- **DESCRIPTION OF THE TASK**:
What are the lines, written out exactly, from the one containing "Is the order of 10 modulo 33 equal to 2?" to the end of the entries below? Include both ends and nothing more.

#####

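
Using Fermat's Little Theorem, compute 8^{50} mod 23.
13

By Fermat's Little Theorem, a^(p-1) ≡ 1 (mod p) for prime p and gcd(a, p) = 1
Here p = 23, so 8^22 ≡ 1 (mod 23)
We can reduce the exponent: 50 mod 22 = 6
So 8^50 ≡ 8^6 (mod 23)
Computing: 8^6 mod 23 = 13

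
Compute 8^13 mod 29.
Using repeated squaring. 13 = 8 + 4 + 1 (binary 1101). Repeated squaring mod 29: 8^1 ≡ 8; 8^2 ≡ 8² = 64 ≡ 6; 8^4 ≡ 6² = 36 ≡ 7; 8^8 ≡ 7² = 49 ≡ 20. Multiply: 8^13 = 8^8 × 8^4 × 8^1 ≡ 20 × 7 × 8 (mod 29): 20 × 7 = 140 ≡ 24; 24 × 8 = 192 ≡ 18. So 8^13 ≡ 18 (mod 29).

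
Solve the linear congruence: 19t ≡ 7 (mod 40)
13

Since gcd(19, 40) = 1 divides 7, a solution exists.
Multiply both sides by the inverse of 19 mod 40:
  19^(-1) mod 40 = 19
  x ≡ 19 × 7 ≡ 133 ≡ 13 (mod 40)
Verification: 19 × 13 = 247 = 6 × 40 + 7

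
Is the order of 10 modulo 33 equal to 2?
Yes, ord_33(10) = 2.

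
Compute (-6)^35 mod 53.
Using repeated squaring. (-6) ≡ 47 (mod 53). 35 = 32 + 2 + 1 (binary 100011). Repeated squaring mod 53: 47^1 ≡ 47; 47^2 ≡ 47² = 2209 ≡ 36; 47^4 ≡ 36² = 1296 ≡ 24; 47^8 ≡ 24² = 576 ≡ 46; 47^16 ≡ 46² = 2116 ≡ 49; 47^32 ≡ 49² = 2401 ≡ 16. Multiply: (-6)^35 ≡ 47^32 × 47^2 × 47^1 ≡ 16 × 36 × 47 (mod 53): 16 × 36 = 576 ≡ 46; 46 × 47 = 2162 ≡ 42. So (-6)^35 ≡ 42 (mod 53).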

#####

- **TASK OUTPUT**:
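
Is the order of 10 modulo 33 equal to 2?
Yes, ord_33(10) = 2.

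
Compute (-6)^35 mod 53.
Using repeated squaring. (-6) ≡ 47 (mod 53). 35 = 32 + 2 + 1 (binary 100011). Repeated squaring mod 53: 47^1 ≡ 47; 47^2 ≡ 47² = 2209 ≡ 36; 47^4 ≡ 36² = 1296 ≡ 24; 47^8 ≡ 24² = 576 ≡ 46; 47^16 ≡ 46² = 2116 ≡ 49; 47^32 ≡ 49² = 2401 ≡ 16. Multiply: (-6)^35 ≡ 47^32 × 47^2 × 47^1 ≡ 16 × 36 × 47 (mod 53): 16 × 36 = 576 ≡ 46; 46 × 47 = 2162 ≡ 42. So (-6)^35 ≡ 42 (mod 53).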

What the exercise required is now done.